[Saved entries]

'''

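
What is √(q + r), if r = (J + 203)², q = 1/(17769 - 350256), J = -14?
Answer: √438763444878818/110829 ≈ 189.00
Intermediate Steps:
q = -1/332487 (q = 1/(-332487) = -1/332487 ≈ -3.0076e-6)
r = 35721 (r = (-14 + 203)² = 189² = 35721)
√(q + r) = √(-1/332487 + 35721) = √(11876768126/332487) = √438763444878818/110829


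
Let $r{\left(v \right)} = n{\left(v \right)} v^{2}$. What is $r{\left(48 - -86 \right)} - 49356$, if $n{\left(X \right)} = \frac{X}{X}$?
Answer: $-31400$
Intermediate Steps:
$n{\left(X \right)} = 1$
$r{\left(v \right)} = v^{2}$ ($r{\left(v \right)} = 1 v^{2} = v^{2}$)
$r{\left(48 - -86 \right)} - 49356 = \left(48 - -86\right)^{2} - 49356 = \left(48 + 86\right)^{2} - 49356 = 134^{2} - 49356 = 17956 - 49356 = -31400$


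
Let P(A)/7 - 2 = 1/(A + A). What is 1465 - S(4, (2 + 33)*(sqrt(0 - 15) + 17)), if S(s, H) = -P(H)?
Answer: 4496177/3040 - I*sqrt(15)/3040 ≈ 1479.0 - 0.001274*I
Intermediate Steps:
P(A) = 14 + 7/(2*A) (P(A) = 14 + 7/(A + A) = 14 + 7/((2*A)) = 14 + 7*(1/(2*A)) = 14 + 7/(2*A))
S(s, H) = -14 - 7/(2*H) (S(s, H) = -(14 + 7/(2*H)) = -14 - 7/(2*H))
1465 - S(4, (2 + 33)*(sqrt(0 - 15) + 17)) = 1465 - (-14 - 7*1/((2 + 33)*(sqrt(0 - 15) + 17))/2) = 1465 - (-14 - 7*1/(35*(sqrt(-15) + 17))/2) = 1465 - (-14 - 7*1/(35*(I*sqrt(15) + 17))/2) = 1465 - (-14 - 7*1/(35*(17 + I*sqrt(15)))/2) = 1465 - (-14 - 7/(2*(595 + 35*I*sqrt(15)))) = 1465 + (14 + 7/(2*(595 + 35*I*sqrt(15)))) = 1479 + 7/(2*(595 + 35*I*sqrt(15)))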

'''

TASK:
Please print the records above exactly from their first line. End with the line containing "Answer: $-31400$", and include it.

EXPECTED ANSWER:
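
What is √(q + r), if r = (J + 203)², q = 1/(17769 - 350256), J = -14?
Answer: √438763444878818/110829 ≈ 189.00
Intermediate Steps:
q = -1/332487 (q = 1/(-332487) = -1/332487 ≈ -3.0076e-6)
r = 35721 (r = (-14 + 203)² = 189² = 35721)
√(q + r) = √(-1/332487 + 35721) = √(11876768126/332487) = √438763444878818/110829


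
Let $r{\left(v \right)} = n{\left(v \right)} v^{2}$. What is $r{\left(48 - -86 \right)} - 49356$, if $n{\left(X \right)} = \frac{X}{X}$?
Answer: $-31400$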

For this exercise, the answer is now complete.